(PROVIDED MATERIAL):
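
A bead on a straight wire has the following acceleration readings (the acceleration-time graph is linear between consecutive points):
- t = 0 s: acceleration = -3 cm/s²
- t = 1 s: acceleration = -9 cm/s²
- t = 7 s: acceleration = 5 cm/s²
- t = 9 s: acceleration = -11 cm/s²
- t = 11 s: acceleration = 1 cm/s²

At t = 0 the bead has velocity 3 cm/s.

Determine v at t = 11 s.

Δv equals the area under the a-t graph; then v = v₀ + Δv.
0–1 s: ½(-3 + -9)(1) = -6 cm/s
1–7 s: ½(-9 + 5)(6) = -12 cm/s
7–9 s: ½(5 + -11)(2) = -6 cm/s
9–11 s: ½(-11 + 1)(2) = -10 cm/s
Δv = -34 cm/s, so v(11) = 3 + (-34) = -31 cm/s.

-31 cm/s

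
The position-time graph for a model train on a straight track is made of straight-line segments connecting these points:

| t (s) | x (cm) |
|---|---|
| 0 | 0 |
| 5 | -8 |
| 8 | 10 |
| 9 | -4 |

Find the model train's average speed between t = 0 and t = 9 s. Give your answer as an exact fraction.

40/9 cm/s

Average speed = (total path length)/(elapsed time); on a piecewise-linear x-t graph the path length is Σ|Δx|.
0–5 s: |Δx| = |-8 − 0| = 8 cm
5–8 s: |Δx| = |10 − -8| = 18 cm
8–9 s: |Δx| = |-4 − 10| = 14 cm
Total path = 40 cm; average speed = 40/9 = 40/9 cm/s.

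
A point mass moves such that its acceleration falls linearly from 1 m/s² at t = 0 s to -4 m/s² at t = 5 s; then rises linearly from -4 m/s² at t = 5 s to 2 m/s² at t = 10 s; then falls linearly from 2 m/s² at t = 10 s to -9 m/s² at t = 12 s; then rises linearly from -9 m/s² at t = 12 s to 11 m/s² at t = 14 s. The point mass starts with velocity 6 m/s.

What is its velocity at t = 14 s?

Δv equals the area under the a-t graph; then v = v₀ + Δv.
0–5 s: ½(1 + -4)(5) = -7.5 m/s
5–10 s: ½(-4 + 2)(5) = -5 m/s
10–12 s: ½(2 + -9)(2) = -7 m/s
12–14 s: ½(-9 + 11)(2) = 2 m/s
Δv = -17.5 m/s, so v(14) = 6 + (-17.5) = -11.5 m/s.

-11.5 m/s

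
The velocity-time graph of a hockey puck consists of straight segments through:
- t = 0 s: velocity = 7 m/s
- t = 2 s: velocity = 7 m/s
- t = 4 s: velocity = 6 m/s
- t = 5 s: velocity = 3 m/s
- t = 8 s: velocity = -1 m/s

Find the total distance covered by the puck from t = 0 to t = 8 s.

35.25 m

Distance (not displacement) is the total path length: add the absolute areas under v-t.
0–2 s: |7| × 2 = 14 m
2–4 s: |½(7 + 6)(2)| = 13 m
4–5 s: |½(6 + 3)(1)| = 4.5 m
5–8 s: v = 0 at t = 7.25 s; triangle areas 3.375 + 0.375 = 3.75 m
Total distance = 35.25 m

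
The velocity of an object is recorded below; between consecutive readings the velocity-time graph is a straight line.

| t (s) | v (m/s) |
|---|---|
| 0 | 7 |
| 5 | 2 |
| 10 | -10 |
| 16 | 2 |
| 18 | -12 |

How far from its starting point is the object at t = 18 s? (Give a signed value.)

-31.5 m

Displacement is the signed area under the v-t curve.
0–5 s: ½(7 + 2)(5) = 22.5 m
5–10 s: ½(2 + -10)(5) = -20 m
10–16 s: ½(-10 + 2)(6) = -24 m
16–18 s: ½(2 + -12)(2) = -10 m
Net displacement = -31.5 m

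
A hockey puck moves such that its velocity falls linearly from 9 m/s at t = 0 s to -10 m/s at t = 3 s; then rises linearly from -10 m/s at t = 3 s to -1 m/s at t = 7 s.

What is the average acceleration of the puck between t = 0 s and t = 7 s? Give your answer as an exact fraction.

Average acceleration = Δv/Δt = (-1 − 9)/(7 − 0) = -10/7 m/s².

-10/7 m/s²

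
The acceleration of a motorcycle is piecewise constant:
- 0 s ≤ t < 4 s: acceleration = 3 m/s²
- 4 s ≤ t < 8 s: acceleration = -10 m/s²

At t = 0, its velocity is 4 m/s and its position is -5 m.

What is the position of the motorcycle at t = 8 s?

On each constant-a segment, Δv = aΔt and Δx = v₀Δt + ½aΔt²; chain segment to segment.
0–4 s: v starts 4 m/s; Δx = 4·4 + ½·3·4² = 40 m; v ends 16 m/s.
4–8 s: v starts 16 m/s; Δx = 16·4 + ½·-10·4² = -16 m; v ends -24 m/s.
x(8) = -5 + Σ Δx = 19 m.

19 m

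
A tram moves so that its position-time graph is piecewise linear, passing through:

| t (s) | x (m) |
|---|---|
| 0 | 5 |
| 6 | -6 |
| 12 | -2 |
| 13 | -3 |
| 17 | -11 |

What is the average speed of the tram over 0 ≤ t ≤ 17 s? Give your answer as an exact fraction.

Average speed = (total path length)/(elapsed time); on a piecewise-linear x-t graph the path length is Σ|Δx|.
0–6 s: |Δx| = |-6 − 5| = 11 m
6–12 s: |Δx| = |-2 − -6| = 4 m
12–13 s: |Δx| = |-3 − -2| = 1 m
13–17 s: |Δx| = |-11 − -3| = 8 m
Total path = 24 m; average speed = 24/17 = 24/17 m/s.

24/17 m/s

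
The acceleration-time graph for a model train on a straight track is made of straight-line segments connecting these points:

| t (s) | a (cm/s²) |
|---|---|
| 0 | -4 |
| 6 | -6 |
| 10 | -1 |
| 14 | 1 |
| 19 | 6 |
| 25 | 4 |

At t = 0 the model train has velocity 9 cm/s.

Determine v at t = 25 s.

Δv equals the area under the a-t graph; then v = v₀ + Δv.
0–6 s: ½(-4 + -6)(6) = -30 cm/s
6–10 s: ½(-6 + -1)(4) = -14 cm/s
10–14 s: ½(-1 + 1)(4) = 0 cm/s
14–19 s: ½(1 + 6)(5) = 17.5 cm/s
19–25 s: ½(6 + 4)(6) = 30 cm/s
Δv = 3.5 cm/s, so v(25) = 9 + (3.5) = 12.5 cm/s.

12.5 cm/s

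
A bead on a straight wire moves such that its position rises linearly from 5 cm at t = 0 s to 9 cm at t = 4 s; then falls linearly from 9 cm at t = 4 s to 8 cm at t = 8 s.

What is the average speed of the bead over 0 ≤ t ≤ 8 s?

0.625 cm/s

Average speed = (total path length)/(elapsed time); on a piecewise-linear x-t graph the path length is Σ|Δx|.
0–4 s: |Δx| = |9 − 5| = 4 cm
4–8 s: |Δx| = |8 − 9| = 1 cm
Total path = 5 cm; average speed = 5/8 = 0.625 cm/s.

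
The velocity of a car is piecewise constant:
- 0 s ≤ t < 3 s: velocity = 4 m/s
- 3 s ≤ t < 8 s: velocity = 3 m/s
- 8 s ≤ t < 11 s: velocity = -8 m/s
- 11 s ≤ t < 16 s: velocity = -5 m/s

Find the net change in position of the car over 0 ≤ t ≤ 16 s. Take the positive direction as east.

Net displacement equals the area under the velocity-time graph (areas below the axis count negative).
0–3 s: 4 × 3 = 12 m
3–8 s: 3 × 5 = 15 m
8–11 s: -8 × 3 = -24 m
11–16 s: -5 × 5 = -25 m
Net displacement = -22 m

-22 m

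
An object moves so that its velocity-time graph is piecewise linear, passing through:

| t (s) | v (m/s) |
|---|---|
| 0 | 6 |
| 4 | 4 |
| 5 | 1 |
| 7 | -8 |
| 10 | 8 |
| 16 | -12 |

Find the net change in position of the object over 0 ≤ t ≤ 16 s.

3.5 m

Net displacement equals the area under the velocity-time graph (areas below the axis count negative).
0–4 s: ½(6 + 4)(4) = 20 m
4–5 s: ½(4 + 1)(1) = 2.5 m
5–7 s: ½(1 + -8)(2) = -7 m
7–10 s: ½(-8 + 8)(3) = 0 m
10–16 s: ½(8 + -12)(6) = -12 m
Net displacement = 3.5 m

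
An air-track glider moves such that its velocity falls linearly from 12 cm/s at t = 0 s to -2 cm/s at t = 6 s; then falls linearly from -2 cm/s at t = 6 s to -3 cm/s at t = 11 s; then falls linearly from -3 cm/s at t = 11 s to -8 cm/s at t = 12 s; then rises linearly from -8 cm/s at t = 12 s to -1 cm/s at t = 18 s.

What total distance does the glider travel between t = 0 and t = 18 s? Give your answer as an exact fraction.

Distance (not displacement) is the total path length: add the absolute areas under v-t.
0–6 s: v = 0 at t = 36/7 s; triangle areas 216/7 + 6/7 = 222/7 cm
6–11 s: |½(-2 + -3)(5)| = 12.5 cm
11–12 s: |½(-3 + -8)(1)| = 5.5 cm
12–18 s: |½(-8 + -1)(6)| = 27 cm
Total distance = 537/7 cm

537/7 cm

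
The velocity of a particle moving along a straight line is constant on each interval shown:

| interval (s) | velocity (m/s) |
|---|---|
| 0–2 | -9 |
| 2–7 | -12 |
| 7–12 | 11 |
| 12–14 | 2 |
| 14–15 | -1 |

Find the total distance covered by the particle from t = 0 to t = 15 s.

Distance (not displacement) is the total path length: add the absolute areas under v-t.
0–2 s: |-9| × 2 = 18 m
2–7 s: |-12| × 5 = 60 m
7–12 s: |11| × 5 = 55 m
12–14 s: |2| × 2 = 4 m
14–15 s: |-1| × 1 = 1 m
Total distance = 138 m

138 m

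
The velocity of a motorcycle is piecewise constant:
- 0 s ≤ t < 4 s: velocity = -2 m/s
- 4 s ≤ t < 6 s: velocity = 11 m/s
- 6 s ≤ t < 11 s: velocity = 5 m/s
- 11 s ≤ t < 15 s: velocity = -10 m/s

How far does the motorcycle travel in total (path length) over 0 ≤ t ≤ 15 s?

Distance (not displacement) is the total path length: add the absolute areas under v-t.
0–4 s: |-2| × 4 = 8 m
4–6 s: |11| × 2 = 22 m
6–11 s: |5| × 5 = 25 m
11–15 s: |-10| × 4 = 40 m
Total distance = 95 m

95 m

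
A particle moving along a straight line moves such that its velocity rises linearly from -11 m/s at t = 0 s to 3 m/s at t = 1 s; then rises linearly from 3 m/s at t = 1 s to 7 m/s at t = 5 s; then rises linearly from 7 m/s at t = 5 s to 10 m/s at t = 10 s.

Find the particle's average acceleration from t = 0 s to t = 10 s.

2.1 m/s²

Average acceleration = Δv/Δt = (10 − -11)/(10 − 0) = 2.1 m/s².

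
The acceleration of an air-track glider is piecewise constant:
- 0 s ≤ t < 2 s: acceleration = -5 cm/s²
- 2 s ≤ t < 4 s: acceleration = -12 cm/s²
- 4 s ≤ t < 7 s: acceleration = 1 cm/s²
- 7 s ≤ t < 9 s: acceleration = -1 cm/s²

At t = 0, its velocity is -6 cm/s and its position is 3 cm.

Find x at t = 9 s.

On each constant-a segment, Δv = aΔt and Δx = v₀Δt + ½aΔt²; chain segment to segment.
0–2 s: v starts -6 cm/s; Δx = -6·2 + ½·-5·2² = -22 cm; v ends -16 cm/s.
2–4 s: v starts -16 cm/s; Δx = -16·2 + ½·-12·2² = -56 cm; v ends -40 cm/s.
4–7 s: v starts -40 cm/s; Δx = -40·3 + ½·1·3² = -115.5 cm; v ends -37 cm/s.
7–9 s: v starts -37 cm/s; Δx = -37·2 + ½·-1·2² = -76 cm; v ends -39 cm/s.
x(9) = 3 + Σ Δx = -266.5 cm.

-266.5 cm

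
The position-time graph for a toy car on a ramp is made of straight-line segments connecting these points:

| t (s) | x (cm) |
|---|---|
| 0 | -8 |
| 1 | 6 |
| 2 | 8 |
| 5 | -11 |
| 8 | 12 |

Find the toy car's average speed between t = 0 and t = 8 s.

7.25 cm/s

Average speed = (total path length)/(elapsed time); on a piecewise-linear x-t graph the path length is Σ|Δx|.
0–1 s: |Δx| = |6 − -8| = 14 cm
1–2 s: |Δx| = |8 − 6| = 2 cm
2–5 s: |Δx| = |-11 − 8| = 19 cm
5–8 s: |Δx| = |12 − -11| = 23 cm
Total path = 58 cm; average speed = 58/8 = 7.25 cm/s.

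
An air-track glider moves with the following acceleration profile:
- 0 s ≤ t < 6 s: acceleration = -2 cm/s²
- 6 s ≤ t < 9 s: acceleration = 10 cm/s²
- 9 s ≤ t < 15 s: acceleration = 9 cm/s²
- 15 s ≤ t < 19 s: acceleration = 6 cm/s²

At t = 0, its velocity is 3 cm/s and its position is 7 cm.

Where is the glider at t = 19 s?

On each constant-a segment, Δv = aΔt and Δx = v₀Δt + ½aΔt²; chain segment to segment.
0–6 s: v starts 3 cm/s; Δx = 3·6 + ½·-2·6² = -18 cm; v ends -9 cm/s.
6–9 s: v starts -9 cm/s; Δx = -9·3 + ½·10·3² = 18 cm; v ends 21 cm/s.
9–15 s: v starts 21 cm/s; Δx = 21·6 + ½·9·6² = 288 cm; v ends 75 cm/s.
15–19 s: v starts 75 cm/s; Δx = 75·4 + ½·6·4² = 348 cm; v ends 99 cm/s.
x(19) = 7 + Σ Δx = 643 cm.

643 cm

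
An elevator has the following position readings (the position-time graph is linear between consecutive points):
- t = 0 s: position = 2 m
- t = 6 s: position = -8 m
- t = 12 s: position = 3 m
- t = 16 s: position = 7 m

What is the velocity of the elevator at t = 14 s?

1 m/s

Velocity is the slope of the x-t graph on 12–16 s: (7 − 3)/(16 − 12) = 1 m/s.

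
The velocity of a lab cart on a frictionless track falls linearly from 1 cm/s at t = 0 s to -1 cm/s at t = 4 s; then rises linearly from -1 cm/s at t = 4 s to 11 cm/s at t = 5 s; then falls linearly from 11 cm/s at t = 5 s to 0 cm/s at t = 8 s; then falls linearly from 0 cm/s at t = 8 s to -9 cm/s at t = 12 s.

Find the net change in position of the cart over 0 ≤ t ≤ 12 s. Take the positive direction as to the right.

3.5 cm

Net displacement equals the area under the velocity-time graph (areas below the axis count negative).
0–4 s: ½(1 + -1)(4) = 0 cm
4–5 s: ½(-1 + 11)(1) = 5 cm
5–8 s: ½(11 + 0)(3) = 16.5 cm
8–12 s: ½(0 + -9)(4) = -18 cm
Net displacement = 3.5 cm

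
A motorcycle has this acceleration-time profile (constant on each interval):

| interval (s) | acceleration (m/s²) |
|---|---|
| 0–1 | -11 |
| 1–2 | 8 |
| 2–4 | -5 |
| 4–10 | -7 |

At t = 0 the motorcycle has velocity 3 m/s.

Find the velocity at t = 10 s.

Δv equals the area under the a-t graph; then v = v₀ + Δv.
0–1 s: -11 × 1 = -11 m/s
1–2 s: 8 × 1 = 8 m/s
2–4 s: -5 × 2 = -10 m/s
4–10 s: -7 × 6 = -42 m/s
Δv = -55 m/s, so v(10) = 3 + (-55) = -52 m/s.

-52 m/s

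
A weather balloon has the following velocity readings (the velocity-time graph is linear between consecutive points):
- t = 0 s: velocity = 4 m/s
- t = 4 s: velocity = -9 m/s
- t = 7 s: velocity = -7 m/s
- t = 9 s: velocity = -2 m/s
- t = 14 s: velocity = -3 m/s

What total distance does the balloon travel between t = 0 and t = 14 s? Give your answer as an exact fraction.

1571/26 m

Total distance travelled is ∫|v| dt — sum the magnitudes of each area piece.
0–4 s: v = 0 at t = 16/13 s; triangle areas 32/13 + 162/13 = 194/13 m
4–7 s: |½(-9 + -7)(3)| = 24 m
7–9 s: |½(-7 + -2)(2)| = 9 m
9–14 s: |½(-2 + -3)(5)| = 12.5 m
Total distance = 1571/26 m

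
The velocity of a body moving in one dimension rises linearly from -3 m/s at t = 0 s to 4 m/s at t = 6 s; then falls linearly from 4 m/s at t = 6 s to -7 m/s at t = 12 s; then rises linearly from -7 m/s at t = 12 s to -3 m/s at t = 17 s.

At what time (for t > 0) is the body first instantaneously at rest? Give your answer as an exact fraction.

t = 18/7 s

v changes sign on 0–6 s (from -3 to 4); the graph is linear there, so v = 0 at t = 0 + (3)·(6 − 0)/(4 − -3) = 18/7 s.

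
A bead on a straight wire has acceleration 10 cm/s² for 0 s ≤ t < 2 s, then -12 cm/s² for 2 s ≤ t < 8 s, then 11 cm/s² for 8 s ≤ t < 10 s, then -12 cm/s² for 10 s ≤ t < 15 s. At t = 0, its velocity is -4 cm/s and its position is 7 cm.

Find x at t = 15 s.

On each constant-a segment, Δv = aΔt and Δx = v₀Δt + ½aΔt²; chain segment to segment.
0–2 s: v starts -4 cm/s; Δx = -4·2 + ½·10·2² = 12 cm; v ends 16 cm/s.
2–8 s: v starts 16 cm/s; Δx = 16·6 + ½·-12·6² = -120 cm; v ends -56 cm/s.
8–10 s: v starts -56 cm/s; Δx = -56·2 + ½·11·2² = -90 cm; v ends -34 cm/s.
10–15 s: v starts -34 cm/s; Δx = -34·5 + ½·-12·5² = -320 cm; v ends -94 cm/s.
x(15) = 7 + Σ Δx = -511 cm.

-511 cm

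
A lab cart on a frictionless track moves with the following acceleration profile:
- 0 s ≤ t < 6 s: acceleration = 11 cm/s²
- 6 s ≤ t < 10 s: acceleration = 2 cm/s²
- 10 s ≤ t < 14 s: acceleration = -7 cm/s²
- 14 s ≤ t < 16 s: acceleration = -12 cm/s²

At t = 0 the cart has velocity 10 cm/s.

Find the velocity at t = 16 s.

Δv equals the area under the a-t graph; then v = v₀ + Δv.
0–6 s: 11 × 6 = 66 cm/s
6–10 s: 2 × 4 = 8 cm/s
10–14 s: -7 × 4 = -28 cm/s
14–16 s: -12 × 2 = -24 cm/s
Δv = 22 cm/s, so v(16) = 10 + (22) = 32 cm/s.

32 cm/s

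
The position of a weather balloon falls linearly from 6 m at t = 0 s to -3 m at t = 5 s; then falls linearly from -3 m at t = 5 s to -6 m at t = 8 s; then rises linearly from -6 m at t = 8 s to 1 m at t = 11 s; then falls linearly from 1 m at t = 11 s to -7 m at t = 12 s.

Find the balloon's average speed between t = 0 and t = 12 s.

Average speed = (total path length)/(elapsed time); on a piecewise-linear x-t graph the path length is Σ|Δx|.
0–5 s: |Δx| = |-3 − 6| = 9 m
5–8 s: |Δx| = |-6 − -3| = 3 m
8–11 s: |Δx| = |1 − -6| = 7 m
11–12 s: |Δx| = |-7 − 1| = 8 m
Total path = 27 m; average speed = 27/12 = 2.25 m/s.

2.25 m/s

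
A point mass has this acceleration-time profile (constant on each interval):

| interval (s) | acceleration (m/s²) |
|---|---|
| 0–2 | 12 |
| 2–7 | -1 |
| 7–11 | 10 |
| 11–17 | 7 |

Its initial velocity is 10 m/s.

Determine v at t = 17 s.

111 m/s

Δv equals the area under the a-t graph; then v = v₀ + Δv.
0–2 s: 12 × 2 = 24 m/s
2–7 s: -1 × 5 = -5 m/s
7–11 s: 10 × 4 = 40 m/s
11–17 s: 7 × 6 = 42 m/s
Δv = 101 m/s, so v(17) = 10 + (101) = 111 m/s.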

(PROBLEM REQUIREMENTS): Everything from the first line of the data through the line holding "At t = 0 the bead has velocity 3 cm/s." should be output exactly, and no other lines.

(EXERCISE ANSWER):
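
A bead on a straight wire has the following acceleration readings (the acceleration-time graph is linear between consecutive points):
- t = 0 s: acceleration = -3 cm/s²
- t = 1 s: acceleration = -9 cm/s²
- t = 7 s: acceleration = 5 cm/s²
- t = 9 s: acceleration = -11 cm/s²
- t = 11 s: acceleration = 1 cm/s²

At t = 0 the bead has velocity 3 cm/s.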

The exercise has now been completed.